Records from a collection —

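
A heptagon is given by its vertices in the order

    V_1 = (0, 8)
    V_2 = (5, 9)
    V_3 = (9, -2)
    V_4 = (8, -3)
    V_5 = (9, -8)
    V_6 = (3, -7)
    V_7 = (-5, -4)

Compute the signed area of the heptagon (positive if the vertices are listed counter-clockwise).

Apply the shoelace formula: 2A = Σ (x_i·y_{i+1} − x_{i+1}·y_i), indices taken mod 7.
Cross-terms: -40, -91, -11, -37, -39, -47, -40  ⇒  Σ = -305
Signed area = Σ/2 = -152.5 (negative ⇒ clockwise traversal).

-152.5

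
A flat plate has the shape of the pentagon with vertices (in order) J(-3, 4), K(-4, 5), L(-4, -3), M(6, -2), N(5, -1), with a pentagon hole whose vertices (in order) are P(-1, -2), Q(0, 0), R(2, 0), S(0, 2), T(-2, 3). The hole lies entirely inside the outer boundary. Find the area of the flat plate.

32.5

Outer boundary:
Cross-terms: 1, 32, 26, 4, 17  ⇒  Σ = 80
Area = |Σ|/2 = 40.
Hole:
Apply the surveyor's formula: 2A = Σ (x_i·y_{i+1} − x_{i+1}·y_i), indices taken mod 5.
Σ = (0) + (0) + (4) + (4) + (7) = 15
Area = |Σ|/2 = 7.5.
Net area = 40 − 7.5 = 32.5.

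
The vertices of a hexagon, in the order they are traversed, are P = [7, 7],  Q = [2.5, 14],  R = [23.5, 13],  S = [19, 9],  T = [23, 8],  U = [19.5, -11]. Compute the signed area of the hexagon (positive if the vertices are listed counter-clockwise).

P→Q: (7)(14) − (2.5)(7) = 80.5
Q→R: (2.5)(13) − (23.5)(14) = -296.5
R→S: (23.5)(9) − (19)(13) = -35.5
S→T: (19)(8) − (23)(9) = -55
T→U: (23)(-11) − (19.5)(8) = -409
U→P: (19.5)(7) − (7)(-11) = 213.5
Σ = -502
Signed area = Σ/2 = -251 (negative ⇒ clockwise traversal).

-251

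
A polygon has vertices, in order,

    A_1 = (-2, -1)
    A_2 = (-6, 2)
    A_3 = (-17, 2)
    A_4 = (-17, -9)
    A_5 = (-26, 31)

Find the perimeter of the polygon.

108

|A_1A_2| = √((-4)² + (3)²) = √25 = 5
|A_2A_3| = √((-11)² + (0)²) = √121 = 11
|A_3A_4| = √((0)² + (-11)²) = √121 = 11
|A_4A_5| = √((-9)² + (40)²) = √1681 = 41
|A_5A_1| = √((24)² + (-32)²) = √1600 = 40
Perimeter = 5 + 11 + 11 + 41 + 40 = 108.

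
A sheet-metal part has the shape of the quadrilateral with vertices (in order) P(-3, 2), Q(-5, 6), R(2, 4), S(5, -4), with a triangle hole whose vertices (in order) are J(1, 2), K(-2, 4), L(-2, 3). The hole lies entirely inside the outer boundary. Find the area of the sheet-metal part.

Outer boundary:
Apply the shoelace formula: 2A = Σ (x_i·y_{i+1} − x_{i+1}·y_i), indices taken mod 4.
Σ = (-8) + (-32) + (-28) + (-2) = -70
Area = |Σ|/2 = 35.
Hole:
Apply the shoelace formula: 2A = Σ (x_i·y_{i+1} − x_{i+1}·y_i), indices taken mod 3.
J→K: (1)(4) − (-2)(2) = 8
K→L: (-2)(3) − (-2)(4) = 2
L→J: (-2)(2) − (1)(3) = -7
Σ = 3
Area = |Σ|/2 = 1.5.
Net area = 35 − 1.5 = 33.5.

33.5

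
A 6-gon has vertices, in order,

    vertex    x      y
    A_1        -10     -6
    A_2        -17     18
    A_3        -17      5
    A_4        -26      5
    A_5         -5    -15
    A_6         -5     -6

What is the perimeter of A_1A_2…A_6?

90

|A_1A_2| = √((-7)² + (24)²) = √625 = 25
|A_2A_3| = √((0)² + (-13)²) = √169 = 13
|A_3A_4| = √((-9)² + (0)²) = √81 = 9
|A_4A_5| = √((21)² + (-20)²) = √841 = 29
|A_5A_6| = √((0)² + (9)²) = √81 = 9
|A_6A_1| = √((-5)² + (0)²) = √25 = 5
Perimeter = 25 + 13 + 9 + 29 + 9 + 5 = 90.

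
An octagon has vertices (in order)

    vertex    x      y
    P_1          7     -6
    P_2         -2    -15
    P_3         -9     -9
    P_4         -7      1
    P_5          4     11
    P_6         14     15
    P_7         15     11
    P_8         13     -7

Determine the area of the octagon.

414.5

Σ = (-117) + (-117) + (-72) + (-81) + (-94) + (-71) + (-248) + (-29) = -829
Area = |Σ|/2 = 414.5.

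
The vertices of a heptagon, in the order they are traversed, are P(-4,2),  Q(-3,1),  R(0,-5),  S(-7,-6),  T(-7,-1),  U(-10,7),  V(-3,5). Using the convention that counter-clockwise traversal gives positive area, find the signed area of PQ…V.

Apply the shoelace formula: 2A = Σ (x_i·y_{i+1} − x_{i+1}·y_i), indices taken mod 7.
Σ = (2) + (15) + (-35) + (-35) + (-59) + (-29) + (14) = -127
Signed area = Σ/2 = -63.5 (negative ⇒ clockwise traversal).

-63.5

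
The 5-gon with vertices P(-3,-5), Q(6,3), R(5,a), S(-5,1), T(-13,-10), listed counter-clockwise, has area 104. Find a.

The doubled signed area Σ (x_i y_{i+1} − x_{i+1} y_i) is linear in a.
With a=0 it equals 109; the coefficient of a is 11 (from the two edges through R).
So 11·a + 109 = 2·104 = 208 ⇒ a = 9.

9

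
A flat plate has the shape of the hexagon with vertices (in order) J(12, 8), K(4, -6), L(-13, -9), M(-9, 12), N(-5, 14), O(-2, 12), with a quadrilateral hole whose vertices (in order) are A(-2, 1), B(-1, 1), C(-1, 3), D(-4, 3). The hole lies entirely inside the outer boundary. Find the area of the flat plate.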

ABOUT THIS EXERCISE — Reproduce the records word for word.

REPLY TO THE TASK —
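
A heptagon is given by its vertices in the order

    V_1 = (0, 8)
    V_2 = (5, 9)
    V_3 = (9, -2)
    V_4 = (8, -3)
    V_5 = (9, -8)
    V_6 = (3, -7)
    V_7 = (-5, -4)

Compute the signed area of the heptagon (positive if the vertices are listed counter-clockwise).

Apply the shoelace formula: 2A = Σ (x_i·y_{i+1} − x_{i+1}·y_i), indices taken mod 7.
Cross-terms: -40, -91, -11, -37, -39, -47, -40  ⇒  Σ = -305
Signed area = Σ/2 = -152.5 (negative ⇒ clockwise traversal).

-152.5

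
A flat plate has the shape of the pentagon with vertices (in order) J(-3, 4), K(-4, 5), L(-4, -3), M(6, -2), N(5, -1), with a pentagon hole whose vertices (in order) are P(-1, -2), Q(0, 0), R(2, 0), S(0, 2), T(-2, 3). The hole lies entirely inside the outer boundary. Find the area of the flat plate.

32.5

Outer boundary:
Cross-terms: 1, 32, 26, 4, 17  ⇒  Σ = 80
Area = |Σ|/2 = 40.
Hole:
Apply the surveyor's formula: 2A = Σ (x_i·y_{i+1} − x_{i+1}·y_i), indices taken mod 5.
Σ = (0) + (0) + (4) + (4) + (7) = 15
Area = |Σ|/2 = 7.5.
Net area = 40 − 7.5 = 32.5.

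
The vertices of a hexagon, in the order they are traversed, are P = [7, 7],  Q = [2.5, 14],  R = [23.5, 13],  S = [19, 9],  T = [23, 8],  U = [19.5, -11]. Compute the signed area of the hexagon (positive if the vertices are listed counter-clockwise).

P→Q: (7)(14) − (2.5)(7) = 80.5
Q→R: (2.5)(13) − (23.5)(14) = -296.5
R→S: (23.5)(9) − (19)(13) = -35.5
S→T: (19)(8) − (23)(9) = -55
T→U: (23)(-11) − (19.5)(8) = -409
U→P: (19.5)(7) − (7)(-11) = 213.5
Σ = -502
Signed area = Σ/2 = -251 (negative ⇒ clockwise traversal).

-251

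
A polygon has vertices, in order,

    A_1 = (-2, -1)
    A_2 = (-6, 2)
    A_3 = (-17, 2)
    A_4 = (-17, -9)
    A_5 = (-26, 31)

Find the perimeter of the polygon.

108

|A_1A_2| = √((-4)² + (3)²) = √25 = 5
|A_2A_3| = √((-11)² + (0)²) = √121 = 11
|A_3A_4| = √((0)² + (-11)²) = √121 = 11
|A_4A_5| = √((-9)² + (40)²) = √1681 = 41
|A_5A_1| = √((24)² + (-32)²) = √1600 = 40
Perimeter = 5 + 11 + 11 + 41 + 40 = 108.

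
A sheet-metal part has the shape of the quadrilateral with vertices (in order) P(-3, 2), Q(-5, 6), R(2, 4), S(5, -4), with a triangle hole whose vertices (in order) are J(1, 2), K(-2, 4), L(-2, 3). The hole lies entirely inside the outer boundary. Find the area of the sheet-metal part.

Outer boundary:
Apply the shoelace formula: 2A = Σ (x_i·y_{i+1} − x_{i+1}·y_i), indices taken mod 4.
Σ = (-8) + (-32) + (-28) + (-2) = -70
Area = |Σ|/2 = 35.
Hole:
Apply the shoelace formula: 2A = Σ (x_i·y_{i+1} − x_{i+1}·y_i), indices taken mod 3.
J→K: (1)(4) − (-2)(2) = 8
K→L: (-2)(3) − (-2)(4) = 2
L→J: (-2)(2) − (1)(3) = -7
Σ = 3
Area = |Σ|/2 = 1.5.
Net area = 35 − 1.5 = 33.5.

33.5

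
A 6-gon has vertices, in order,

    vertex    x      y
    A_1        -10     -6
    A_2        -17     18
    A_3        -17      5
    A_4        -26      5
    A_5         -5    -15
    A_6         -5     -6

What is the perimeter of A_1A_2…A_6?

90

|A_1A_2| = √((-7)² + (24)²) = √625 = 25
|A_2A_3| = √((0)² + (-13)²) = √169 = 13
|A_3A_4| = √((-9)² + (0)²) = √81 = 9
|A_4A_5| = √((21)² + (-20)²) = √841 = 29
|A_5A_6| = √((0)² + (9)²) = √81 = 9
|A_6A_1| = √((-5)² + (0)²) = √25 = 5
Perimeter = 25 + 13 + 9 + 29 + 9 + 5 = 90.

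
An octagon has vertices (in order)

    vertex    x      y
    P_1          7     -6
    P_2         -2    -15
    P_3         -9     -9
    P_4         -7      1
    P_5          4     11
    P_6         14     15
    P_7         15     11
    P_8         13     -7

Determine the area of the octagon.

414.5

Σ = (-117) + (-117) + (-72) + (-81) + (-94) + (-71) + (-248) + (-29) = -829
Area = |Σ|/2 = 414.5.

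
The vertices of a heptagon, in the order they are traversed, are P(-4,2),  Q(-3,1),  R(0,-5),  S(-7,-6),  T(-7,-1),  U(-10,7),  V(-3,5). Using the convention that counter-clockwise traversal gives positive area, find the signed area of PQ…V.

Apply the shoelace formula: 2A = Σ (x_i·y_{i+1} − x_{i+1}·y_i), indices taken mod 7.
Σ = (2) + (15) + (-35) + (-35) + (-59) + (-29) + (14) = -127
Signed area = Σ/2 = -63.5 (negative ⇒ clockwise traversal).

-63.5

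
The 5-gon with vertices P(-3,-5), Q(6,3), R(5,a), S(-5,1), T(-13,-10), listed counter-clockwise, has area 104. Find a.

The doubled signed area Σ (x_i y_{i+1} − x_{i+1} y_i) is linear in a.
With a=0 it equals 109; the coefficient of a is 11 (from the two edges through R).
So 11·a + 109 = 2·104 = 208 ⇒ a = 9.

9

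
A flat plate has the shape of the hexagon with vertices (in order) J(12, 8), K(4, -6), L(-13, -9), M(-9, 12), N(-5, 14), O(-2, 12), with a quadrilateral hole whose vertices (in order) are A(-2, 1), B(-1, 1), C(-1, 3), D(-4, 3). The hole lies entirely inside the outer boundary. Find the area of the flat plate.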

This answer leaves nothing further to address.